* WHAT THE EXERCISE ASKS
Check each line of the entries below for the word "over", and copy out the ones that have it.

* DATA EXTRACTS
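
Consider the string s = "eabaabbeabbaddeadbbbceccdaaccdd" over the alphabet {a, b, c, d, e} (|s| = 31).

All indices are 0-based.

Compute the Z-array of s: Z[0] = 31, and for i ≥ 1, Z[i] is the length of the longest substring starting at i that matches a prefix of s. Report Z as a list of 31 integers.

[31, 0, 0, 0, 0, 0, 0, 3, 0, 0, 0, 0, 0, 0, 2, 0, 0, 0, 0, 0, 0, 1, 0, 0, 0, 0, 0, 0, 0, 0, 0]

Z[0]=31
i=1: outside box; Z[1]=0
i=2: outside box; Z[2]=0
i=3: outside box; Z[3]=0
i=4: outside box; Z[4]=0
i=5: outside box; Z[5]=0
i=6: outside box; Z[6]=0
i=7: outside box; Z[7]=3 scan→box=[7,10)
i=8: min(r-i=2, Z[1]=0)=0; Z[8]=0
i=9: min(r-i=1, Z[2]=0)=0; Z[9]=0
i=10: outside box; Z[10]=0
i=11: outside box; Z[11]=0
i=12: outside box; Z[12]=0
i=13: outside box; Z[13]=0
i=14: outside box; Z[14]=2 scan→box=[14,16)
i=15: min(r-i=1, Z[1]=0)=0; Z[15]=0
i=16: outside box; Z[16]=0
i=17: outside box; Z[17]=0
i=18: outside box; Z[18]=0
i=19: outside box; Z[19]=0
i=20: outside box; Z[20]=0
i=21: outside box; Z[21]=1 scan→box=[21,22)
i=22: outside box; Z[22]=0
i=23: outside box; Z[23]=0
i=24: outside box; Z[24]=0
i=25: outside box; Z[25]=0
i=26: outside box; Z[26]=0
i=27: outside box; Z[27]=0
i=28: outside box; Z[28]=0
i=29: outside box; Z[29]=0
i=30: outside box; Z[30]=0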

==

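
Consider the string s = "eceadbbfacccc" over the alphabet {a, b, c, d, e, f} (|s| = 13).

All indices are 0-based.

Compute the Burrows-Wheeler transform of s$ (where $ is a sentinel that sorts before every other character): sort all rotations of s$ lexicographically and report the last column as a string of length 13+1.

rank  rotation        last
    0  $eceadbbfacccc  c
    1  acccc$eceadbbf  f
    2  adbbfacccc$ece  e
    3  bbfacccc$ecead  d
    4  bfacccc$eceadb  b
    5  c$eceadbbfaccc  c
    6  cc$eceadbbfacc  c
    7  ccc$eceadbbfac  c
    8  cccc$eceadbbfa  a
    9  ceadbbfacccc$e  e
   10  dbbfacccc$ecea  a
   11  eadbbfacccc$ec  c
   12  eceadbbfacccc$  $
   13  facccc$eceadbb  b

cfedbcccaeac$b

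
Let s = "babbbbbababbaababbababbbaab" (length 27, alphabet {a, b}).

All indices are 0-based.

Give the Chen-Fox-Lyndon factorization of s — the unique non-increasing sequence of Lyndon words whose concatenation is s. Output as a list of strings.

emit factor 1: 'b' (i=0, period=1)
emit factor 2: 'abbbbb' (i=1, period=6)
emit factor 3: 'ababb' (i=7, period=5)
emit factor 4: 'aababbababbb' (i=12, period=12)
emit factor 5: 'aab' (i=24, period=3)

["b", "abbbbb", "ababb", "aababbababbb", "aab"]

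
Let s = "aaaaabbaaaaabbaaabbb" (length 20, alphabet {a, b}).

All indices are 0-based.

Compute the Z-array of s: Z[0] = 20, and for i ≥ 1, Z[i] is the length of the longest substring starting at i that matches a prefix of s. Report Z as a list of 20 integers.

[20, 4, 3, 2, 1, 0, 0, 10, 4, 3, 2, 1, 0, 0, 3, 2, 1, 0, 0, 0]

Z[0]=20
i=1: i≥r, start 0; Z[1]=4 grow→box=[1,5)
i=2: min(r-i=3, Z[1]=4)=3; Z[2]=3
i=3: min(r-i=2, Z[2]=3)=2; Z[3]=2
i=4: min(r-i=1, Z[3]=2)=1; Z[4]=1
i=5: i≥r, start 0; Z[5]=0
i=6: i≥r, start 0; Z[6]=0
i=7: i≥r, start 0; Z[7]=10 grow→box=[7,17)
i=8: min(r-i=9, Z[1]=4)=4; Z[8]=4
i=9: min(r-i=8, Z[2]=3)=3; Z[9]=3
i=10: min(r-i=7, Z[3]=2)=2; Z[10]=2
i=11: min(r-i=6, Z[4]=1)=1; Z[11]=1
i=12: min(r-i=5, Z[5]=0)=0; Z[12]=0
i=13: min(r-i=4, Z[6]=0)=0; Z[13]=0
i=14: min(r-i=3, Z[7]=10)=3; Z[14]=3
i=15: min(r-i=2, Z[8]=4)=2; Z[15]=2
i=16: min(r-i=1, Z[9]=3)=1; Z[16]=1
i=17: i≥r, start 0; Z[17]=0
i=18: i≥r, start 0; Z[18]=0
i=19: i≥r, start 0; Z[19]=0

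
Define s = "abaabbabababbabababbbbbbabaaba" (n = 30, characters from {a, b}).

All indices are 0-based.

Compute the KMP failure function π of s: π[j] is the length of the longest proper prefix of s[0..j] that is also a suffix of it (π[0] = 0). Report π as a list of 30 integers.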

...

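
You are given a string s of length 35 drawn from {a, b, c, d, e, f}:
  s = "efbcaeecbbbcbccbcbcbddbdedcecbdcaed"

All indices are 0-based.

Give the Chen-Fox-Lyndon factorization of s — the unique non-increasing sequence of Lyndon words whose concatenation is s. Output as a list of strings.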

* ANSWER TO THE EXERCISE
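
Consider the string s = "eabaabbeabbaddeadbbbceccdaaccdd" over the alphabet {a, b, c, d, e} (|s| = 31).
Consider the string s = "eceadbbfacccc" over the alphabet {a, b, c, d, e, f} (|s| = 13).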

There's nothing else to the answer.